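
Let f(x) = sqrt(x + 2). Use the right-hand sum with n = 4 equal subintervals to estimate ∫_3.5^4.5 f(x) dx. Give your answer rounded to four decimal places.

2.4742

Δx = (4.5 − 3.5)/4 = 0.25.
Right endpoints: 3.75, 4, 4.25, 4.5.
f(3.75) ≈ 2.3979, f(4) ≈ 2.4495, f(4.25) ≈ 2.5000, f(4.5) ≈ 2.5495.
Sum = Δx · [f(3.75) + f(4) + f(4.25) + f(4.5)].
Sum ≈ 2.4742.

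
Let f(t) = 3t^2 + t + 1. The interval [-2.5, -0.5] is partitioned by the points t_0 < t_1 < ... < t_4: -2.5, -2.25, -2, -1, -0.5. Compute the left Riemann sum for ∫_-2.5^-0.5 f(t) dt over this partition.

20.296875

Subinterval widths: 0.25, 0.25, 1, 0.5.
Left endpoints: -2.5, -2.25, -2, -1.
f(-2.5) = 17.25, f(-2.25) = 13.9375, f(-2) = 11, f(-1) = 3.
Sum = Σ Δt_i · f(t_i).
Sum = 20.296875.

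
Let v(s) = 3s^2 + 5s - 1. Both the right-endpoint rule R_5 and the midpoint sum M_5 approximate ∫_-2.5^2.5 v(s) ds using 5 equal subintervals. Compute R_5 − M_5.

16.25

R_5 = 41.25.
M_5 = 25.
R_5 − M_5 = 16.25.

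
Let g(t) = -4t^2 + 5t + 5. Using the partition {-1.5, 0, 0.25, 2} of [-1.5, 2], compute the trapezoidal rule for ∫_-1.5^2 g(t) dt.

0.875

Subinterval widths: 1.5, 0.25, 1.75.
g(-1.5) = -11.5, g(0) = 5, g(0.25) = 6, g(2) = -1.
On each subinterval the trapezoid contributes (Δt_i/2)·[g(t_{i-1}) + g(t_i)].
Sum = 0.875.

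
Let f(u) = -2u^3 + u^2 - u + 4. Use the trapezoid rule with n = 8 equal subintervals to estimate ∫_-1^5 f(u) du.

Δu = (5 − (-1))/8 = 0.75.
f(-1) = 8, f(-0.25) = 4.34375, f(0.5) = 3.5, f(1.25) = 0.40625, f(2) = -10, f(2.75) = -32.78125, f(3.5) = -73, f(4.25) = -135.71875, f(5) = -226.
T_8 = (Δu/2)·[f(u_0) + 2f(u_1) + ... + 2f(u_{7}) + f(u_8)].
Sum = -264.1875.

-264.1875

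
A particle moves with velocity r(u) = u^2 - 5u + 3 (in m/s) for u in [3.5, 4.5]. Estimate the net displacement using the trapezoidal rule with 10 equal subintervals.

-0.915

Δu = (4.5 − 3.5)/10 = 0.1.
r(3.5) = -2.25, r(3.6) = -2.04, r(3.7) = -1.81, r(3.8) = -1.56, r(3.9) = -1.29, r(4) = -1, r(4.1) = -0.69, r(4.2) = -0.36, r(4.3) = -0.01, r(4.4) = 0.36, r(4.5) = 0.75.
T_10 = (Δu/2)·[r(u_0) + 2r(u_1) + ... + 2r(u_{9}) + r(u_10)].
Sum = -0.915.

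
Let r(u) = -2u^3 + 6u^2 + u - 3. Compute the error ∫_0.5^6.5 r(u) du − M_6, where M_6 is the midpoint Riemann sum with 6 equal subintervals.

-7.5

Exact integral: ∫_0.5^6.5 r(u) du = -340.5.
M_6 = -333.
Error = -340.5 − (-333) = -7.5.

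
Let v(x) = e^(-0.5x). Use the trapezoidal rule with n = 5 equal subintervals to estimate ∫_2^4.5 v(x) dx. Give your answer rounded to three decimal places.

0.528

Δx = (4.5 − 2)/5 = 0.5.
v(2) ≈ 0.368, v(2.5) ≈ 0.287, v(3) ≈ 0.223, v(3.5) ≈ 0.174, v(4) ≈ 0.135, v(4.5) ≈ 0.105.
T_5 = (Δx/2)·[v(x_0) + 2v(x_1) + ... + 2v(x_{4}) + v(x_5)].
Sum ≈ 0.528.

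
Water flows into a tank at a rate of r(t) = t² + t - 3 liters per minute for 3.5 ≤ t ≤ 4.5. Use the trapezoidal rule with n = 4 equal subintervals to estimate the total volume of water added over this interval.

17.09375

Δt = (4.5 − 3.5)/4 = 0.25.
r(3.5) = 12.75, r(3.75) = 14.8125, r(4) = 17, r(4.25) = 19.3125, r(4.5) = 21.75.
T_4 = (Δt/2)·[r(t_0) + 2r(t_1) + 2r(t_2) + 2r(t_3) + r(t_4)].
Sum = 17.09375.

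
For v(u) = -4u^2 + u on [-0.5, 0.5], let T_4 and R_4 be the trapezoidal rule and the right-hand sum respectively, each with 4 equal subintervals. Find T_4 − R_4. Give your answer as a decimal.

T_4 = -0.375.
R_4 = -0.25.
T_4 − R_4 = -0.125.

-0.125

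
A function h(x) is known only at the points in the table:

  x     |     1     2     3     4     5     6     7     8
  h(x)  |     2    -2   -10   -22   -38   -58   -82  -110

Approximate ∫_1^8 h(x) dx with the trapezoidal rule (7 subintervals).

-266

Δx = 1.
T_7 = (1/2)·[2 + 2·(-2) + 2·(-10) + 2·(-22) + 2·(-38) + 2·(-58) + 2·(-82) + (-110)] = -266.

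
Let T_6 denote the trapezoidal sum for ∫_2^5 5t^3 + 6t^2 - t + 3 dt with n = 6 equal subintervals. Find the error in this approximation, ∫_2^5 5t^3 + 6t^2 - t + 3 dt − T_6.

-7.3125

Exact integral: ∫_2^5 f(t) dt = 993.75.
T_6 = 1001.0625.
Error = 993.75 − 1001.0625 = -7.3125.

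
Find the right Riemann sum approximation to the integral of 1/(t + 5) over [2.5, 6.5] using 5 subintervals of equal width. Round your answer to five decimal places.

Δt = (6.5 − 2.5)/5 = 0.8.
Right endpoints: 3.3, 4.1, 4.9, 5.7, 6.5.
f(3.3) = 10/83, f(4.1) = 10/91, f(4.9) = 10/99, f(5.7) = 10/107, f(6.5) = 2/23.
Sum = Δt · [f(3.3) + f(4.1) + f(4.9) + f(5.7) + f(6.5)].
Sum ≈ 0.40944.

0.40944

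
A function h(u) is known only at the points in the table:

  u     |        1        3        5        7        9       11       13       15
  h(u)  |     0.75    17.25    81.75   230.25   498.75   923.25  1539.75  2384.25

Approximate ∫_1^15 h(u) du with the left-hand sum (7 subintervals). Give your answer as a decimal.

Δu = 2.
Sum = 2·[0.75 + 17.25 + 81.75 + 230.25 + 498.75 + 923.25 + 1539.75] = 6583.5.

6583.5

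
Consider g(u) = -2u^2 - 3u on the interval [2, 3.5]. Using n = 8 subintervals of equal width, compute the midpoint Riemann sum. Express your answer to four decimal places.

-35.6162

Δu = (3.5 − 2)/8 = 0.1875.
Midpoints: 2.09375, 2.28125, 2.46875, 2.65625, 2.84375, 3.03125, 3.21875, 3.40625.
g(2.09375) = -7705/512, g(2.28125) = -8833/512, g(2.46875) = -10033/512, g(2.65625) = -11305/512, g(2.84375) = -12649/512, g(3.03125) = -14065/512, g(3.21875) = -15553/512, g(3.40625) = -17113/512.
Sum = Δu · [g(2.09375) + g(2.28125) + g(2.46875) + ...].
Sum ≈ -35.6162.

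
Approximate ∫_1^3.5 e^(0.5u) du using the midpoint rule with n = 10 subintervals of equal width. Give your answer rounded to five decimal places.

Δu = (3.5 − 1)/10 = 0.25.
Midpoints: 1.125, 1.375, 1.625, 1.875, 2.125, 2.375, 2.625, 2.875, 3.125, 3.375.
f(1.125) ≈ 1.75505, f(1.375) ≈ 1.98874, f(1.625) ≈ 2.25353, f(1.875) ≈ 2.55359, f(2.125) ≈ 2.89360, f(2.375) ≈ 3.27887, f(2.625) ≈ 3.71545, f(2.875) ≈ 4.21016, f(3.125) ≈ 4.77073, f(3.375) ≈ 5.40595.
Sum = Δu · [f(1.125) + f(1.375) + f(1.625) + ...].
Sum ≈ 8.20642.

8.20642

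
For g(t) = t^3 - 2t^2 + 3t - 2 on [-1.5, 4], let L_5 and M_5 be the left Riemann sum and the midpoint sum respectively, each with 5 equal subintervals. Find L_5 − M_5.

-28.0946875

L_5 = -1.6225.
M_5 = 26.4721875.
L_5 − M_5 = -28.0946875.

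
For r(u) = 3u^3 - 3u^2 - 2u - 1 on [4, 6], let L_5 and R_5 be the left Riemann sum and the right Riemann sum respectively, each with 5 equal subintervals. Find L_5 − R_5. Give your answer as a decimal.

L_5 = 529.84.
R_5 = 686.64.
L_5 − R_5 = -156.8.

-156.8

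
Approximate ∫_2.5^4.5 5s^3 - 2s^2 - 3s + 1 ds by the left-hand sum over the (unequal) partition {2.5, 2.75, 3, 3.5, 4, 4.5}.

Subinterval widths: 0.25, 0.25, 0.5, 0.5, 0.5.
Left endpoints: 2.5, 2.75, 3, 3.5, 4.
f(2.5) = 59.125, f(2.75) = 81.609375, f(3) = 109, f(3.5) = 180.375, f(4) = 277.
Sum = Σ Δs_i · f(s_i).
Sum = 318.37109375.

318.37109375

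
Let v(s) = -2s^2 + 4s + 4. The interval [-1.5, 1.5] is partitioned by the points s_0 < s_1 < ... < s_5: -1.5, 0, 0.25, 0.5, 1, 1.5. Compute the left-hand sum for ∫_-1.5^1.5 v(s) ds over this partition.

Subinterval widths: 1.5, 0.25, 0.25, 0.5, 0.5.
Left endpoints: -1.5, 0, 0.25, 0.5, 1.
v(-1.5) = -6.5, v(0) = 4, v(0.25) = 4.875, v(0.5) = 5.5, v(1) = 6.
Sum = Σ Δs_i · v(s_i).
Sum = -1.78125.

-1.78125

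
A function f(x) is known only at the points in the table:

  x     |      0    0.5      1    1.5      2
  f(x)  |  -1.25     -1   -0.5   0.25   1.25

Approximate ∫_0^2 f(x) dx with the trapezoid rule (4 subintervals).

-0.625

Δx = 0.5.
T_4 = (0.5/2)·[(-1.25) + 2·(-1) + 2·(-0.5) + 2·0.25 + 1.25] = -0.625.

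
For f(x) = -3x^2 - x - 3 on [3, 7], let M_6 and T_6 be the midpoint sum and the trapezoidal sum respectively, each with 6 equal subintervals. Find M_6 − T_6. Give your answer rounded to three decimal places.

M_6 ≈ -347.55556.
T_6 ≈ -348.88889.
M_6 − T_6 ≈ 1.333.

1.333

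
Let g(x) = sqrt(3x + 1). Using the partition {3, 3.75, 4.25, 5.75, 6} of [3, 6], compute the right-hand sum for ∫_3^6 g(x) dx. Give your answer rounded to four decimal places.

11.9768

Subinterval widths: 0.75, 0.5, 1.5, 0.25.
Right endpoints: 3.75, 4.25, 5.75, 6.
g(3.75) ≈ 3.5000, g(4.25) ≈ 3.7081, g(5.75) ≈ 4.2720, g(6) ≈ 4.3589.
Sum = Σ Δx_i · g(x_i).
Sum ≈ 11.9768.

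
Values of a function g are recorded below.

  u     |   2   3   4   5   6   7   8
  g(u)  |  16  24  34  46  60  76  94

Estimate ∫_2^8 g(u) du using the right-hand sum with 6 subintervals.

Δu = 1.
Sum = 1·[24 + 34 + 46 + 60 + 76 + 94] = 334.

334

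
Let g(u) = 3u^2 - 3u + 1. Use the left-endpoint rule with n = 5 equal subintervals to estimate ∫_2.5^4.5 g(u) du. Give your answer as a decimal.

Δu = (4.5 − 2.5)/5 = 0.4.
Left endpoints: 2.5, 2.9, 3.3, 3.7, 4.1.
g(2.5) = 12.25, g(2.9) = 17.53, g(3.3) = 23.77, g(3.7) = 30.97, g(4.1) = 39.13.
Sum = Δu · [g(2.5) + g(2.9) + g(3.3) + g(3.7) + g(4.1)].
Sum = 49.46.

49.46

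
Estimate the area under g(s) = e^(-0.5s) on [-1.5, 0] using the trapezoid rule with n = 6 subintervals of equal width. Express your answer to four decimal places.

2.2369

Δs = (0 − (-1.5))/6 = 0.25.
g(-1.5) ≈ 2.1170, g(-1.25) ≈ 1.8682, g(-1) ≈ 1.6487, g(-0.75) ≈ 1.4550, g(-0.5) ≈ 1.2840, g(-0.25) ≈ 1.1331, g(0) ≈ 1.0000.
T_6 = (Δs/2)·[g(s_0) + 2g(s_1) + ... + 2g(s_{5}) + g(s_6)].
Sum ≈ 2.2369.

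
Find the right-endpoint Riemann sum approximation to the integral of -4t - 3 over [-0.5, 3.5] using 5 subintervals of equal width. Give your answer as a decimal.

Δt = (3.5 − (-0.5))/5 = 0.8.
Right endpoints: 0.3, 1.1, 1.9, 2.7, 3.5.
f(0.3) = -4.2, f(1.1) = -7.4, f(1.9) = -10.6, f(2.7) = -13.8, f(3.5) = -17.
Sum = Δt · [f(0.3) + f(1.1) + f(1.9) + f(2.7) + f(3.5)].
Sum = -42.4.

-42.4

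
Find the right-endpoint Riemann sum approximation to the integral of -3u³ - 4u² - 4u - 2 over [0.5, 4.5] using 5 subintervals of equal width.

-635.74

Δu = (4.5 − 0.5)/5 = 0.8.
Right endpoints: 1.3, 2.1, 2.9, 3.7, 4.5.
f(1.3) = -20.551, f(2.1) = -55.823, f(2.9) = -120.407, f(3.7) = -223.519, f(4.5) = -374.375.
Sum = Δu · [f(1.3) + f(2.1) + f(2.9) + f(3.7) + f(4.5)].
Sum = -635.74.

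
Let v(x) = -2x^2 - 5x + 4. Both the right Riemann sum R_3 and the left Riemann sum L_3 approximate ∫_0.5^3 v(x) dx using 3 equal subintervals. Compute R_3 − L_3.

R_3 ≈ -42.870370.
L_3 ≈ -17.870370.
R_3 − L_3 = -25.

-25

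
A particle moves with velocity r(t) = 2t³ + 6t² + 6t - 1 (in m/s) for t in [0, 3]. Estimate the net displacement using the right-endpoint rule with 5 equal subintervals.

Δt = (3 − 0)/5 = 0.6.
Right endpoints: 0.6, 1.2, 1.8, 2.4, 3.
r(0.6) = 5.192, r(1.2) = 18.296, r(1.8) = 40.904, r(2.4) = 75.608, r(3) = 125.
Sum = Δt · [r(0.6) + r(1.2) + r(1.8) + r(2.4) + r(3)].
Sum = 159.

159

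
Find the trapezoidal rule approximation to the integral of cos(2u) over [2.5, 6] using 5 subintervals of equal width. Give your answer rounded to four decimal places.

Δu = (6 − 2.5)/5 = 0.7.
f(2.5) ≈ 0.2837, f(3.2) ≈ 0.9932, f(3.9) ≈ 0.0540, f(4.6) ≈ -0.9748, f(5.3) ≈ -0.3853, f(6) ≈ 0.8439.
T_5 = (Δu/2)·[f(u_0) + 2f(u_1) + ... + 2f(u_{4}) + f(u_5)].
Sum ≈ 0.1755.

0.1755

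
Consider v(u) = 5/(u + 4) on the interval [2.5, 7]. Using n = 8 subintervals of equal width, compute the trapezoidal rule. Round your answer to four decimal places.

Δu = (7 − 2.5)/8 = 0.5625.
v(2.5) = 10/13, v(3.0625) = 80/113, v(3.625) = 40/61, v(4.1875) = 80/131, v(4.75) = 4/7, v(5.3125) = 80/149, v(5.875) = 40/79, v(6.4375) = 80/167, v(7) = 5/11.
T_8 = (Δu/2)·[v(u_0) + 2v(u_1) + ... + 2v(u_{7}) + v(u_8)].
Sum ≈ 2.6325.

2.6325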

——————————

## [ASSIGNMENT]
Tally the lines of the entries that carry the word "table" and say only that number.

## [RESULT OF THIS TASK]
3